BEGIN Working data

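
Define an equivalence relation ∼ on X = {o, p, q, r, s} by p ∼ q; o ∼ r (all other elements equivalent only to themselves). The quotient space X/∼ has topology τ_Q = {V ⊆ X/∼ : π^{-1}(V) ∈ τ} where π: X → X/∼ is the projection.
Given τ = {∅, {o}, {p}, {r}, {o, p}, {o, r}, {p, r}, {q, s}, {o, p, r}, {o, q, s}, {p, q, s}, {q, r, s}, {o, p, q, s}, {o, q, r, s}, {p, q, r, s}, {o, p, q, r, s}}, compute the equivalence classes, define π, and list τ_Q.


X/∼ = {[o=r], [p=q], [s]}; |τ_Q| = 4.

Equivalence classes: [o=r], [p=q], [s].
Quotient map π: X → X/∼ sends o ↦ [o=r], p ↦ [p=q], q ↦ [p=q], r ↦ [o=r], s ↦ [s].
For each subset V ⊆ X/∼, compute π^{-1}(V) ⊆ X and check whether π^{-1}(V) ∈ τ. V is open in τ_Q iff π^{-1}(V) ∈ τ.
  V = {}: π^{-1}(V) = ∅ ∈ τ ✓.
  V = {[o=r]}: π^{-1}(V) = {o, r} ∈ τ ✓.
  V = {[p=q]}: π^{-1}(V) = {p, q} ∉ τ ✗.
  V = {[o=r], [p=q]}: π^{-1}(V) = {o, p, q, r} ∉ τ ✗.
  V = {[s]}: π^{-1}(V) = {s} ∉ τ ✗.
  V = {[o=r], [s]}: π^{-1}(V) = {o, r, s} ∉ τ ✗.
  V = {[p=q], [s]}: π^{-1}(V) = {p, q, s} ∈ τ ✓.
  V = {[o=r], [p=q], [s]}: π^{-1}(V) = {o, p, q, r, s} ∈ τ ✓.
Open sets in the quotient: τ_Q = {{}, {[o=r]}, {[p=q], [s]}, {[o=r], [p=q], [s]}} (4 elements).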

END Working data

**Exercise prompt**
Every entry is to be printed exactly as given.

**Result of this exercise**
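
Define an equivalence relation ∼ on X = {o, p, q, r, s} by p ∼ q; o ∼ r (all other elements equivalent only to themselves). The quotient space X/∼ has topology τ_Q = {V ⊆ X/∼ : π^{-1}(V) ∈ τ} where π: X → X/∼ is the projection.
Given τ = {∅, {o}, {p}, {r}, {o, p}, {o, r}, {p, r}, {q, s}, {o, p, r}, {o, q, s}, {p, q, s}, {q, r, s}, {o, p, q, s}, {o, q, r, s}, {p, q, r, s}, {o, p, q, r, s}}, compute the equivalence classes, define π, and list τ_Q.


X/∼ = {[o=r], [p=q], [s]}; |τ_Q| = 4.

Equivalence classes: [o=r], [p=q], [s].
Quotient map π: X → X/∼ sends o ↦ [o=r], p ↦ [p=q], q ↦ [p=q], r ↦ [o=r], s ↦ [s].
For each subset V ⊆ X/∼, compute π^{-1}(V) ⊆ X and check whether π^{-1}(V) ∈ τ. V is open in τ_Q iff π^{-1}(V) ∈ τ.
  V = {}: π^{-1}(V) = ∅ ∈ τ ✓.
  V = {[o=r]}: π^{-1}(V) = {o, r} ∈ τ ✓.
  V = {[p=q]}: π^{-1}(V) = {p, q} ∉ τ ✗.
  V = {[o=r], [p=q]}: π^{-1}(V) = {o, p, q, r} ∉ τ ✗.
  V = {[s]}: π^{-1}(V) = {s} ∉ τ ✗.
  V = {[o=r], [s]}: π^{-1}(V) = {o, r, s} ∉ τ ✗.
  V = {[p=q], [s]}: π^{-1}(V) = {p, q, s} ∈ τ ✓.
  V = {[o=r], [p=q], [s]}: π^{-1}(V) = {o, p, q, r, s} ∈ τ ✓.
Open sets in the quotient: τ_Q = {{}, {[o=r]}, {[p=q], [s]}, {[o=r], [p=q], [s]}} (4 elements).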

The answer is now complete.